## Stored data:
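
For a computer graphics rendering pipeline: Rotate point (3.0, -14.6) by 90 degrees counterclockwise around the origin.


90° CCW: (x,y) -> (-y, x)
(3,-14.6) -> (14.6, 3)

(14.6, 3)


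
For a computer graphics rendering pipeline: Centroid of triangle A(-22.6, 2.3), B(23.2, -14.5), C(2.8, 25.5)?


Centroid = ((x_A+x_B+x_C)/3, (y_A+y_B+y_C)/3)
= (((-22.6)+23.2+2.8)/3, (2.3+(-14.5)+25.5)/3)
= (1.1333, 4.4333)

(1.1333, 4.4333)


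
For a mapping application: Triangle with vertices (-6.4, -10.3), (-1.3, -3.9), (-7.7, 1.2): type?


Side lengths squared: AB^2=66.97, BC^2=66.97, CA^2=133.94
Sorted: [66.97, 66.97, 133.94]
By sides: Isosceles, By angles: Right

Isosceles, Right


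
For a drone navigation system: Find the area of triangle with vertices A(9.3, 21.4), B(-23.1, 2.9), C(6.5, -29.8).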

## Exercise brief:
The entries are to be repeated exactly, with nothing altered.

## Exercise answer:
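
For a computer graphics rendering pipeline: Rotate point (3.0, -14.6) by 90 degrees counterclockwise around the origin.


90° CCW: (x,y) -> (-y, x)
(3,-14.6) -> (14.6, 3)

(14.6, 3)


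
For a computer graphics rendering pipeline: Centroid of triangle A(-22.6, 2.3), B(23.2, -14.5), C(2.8, 25.5)?


Centroid = ((x_A+x_B+x_C)/3, (y_A+y_B+y_C)/3)
= (((-22.6)+23.2+2.8)/3, (2.3+(-14.5)+25.5)/3)
= (1.1333, 4.4333)

(1.1333, 4.4333)


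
For a mapping application: Triangle with vertices (-6.4, -10.3), (-1.3, -3.9), (-7.7, 1.2): type?


Side lengths squared: AB^2=66.97, BC^2=66.97, CA^2=133.94
Sorted: [66.97, 66.97, 133.94]
By sides: Isosceles, By angles: Right

Isosceles, Right


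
For a drone navigation system: Find the area of triangle with vertices A(9.3, 21.4), B(-23.1, 2.9), C(6.5, -29.8).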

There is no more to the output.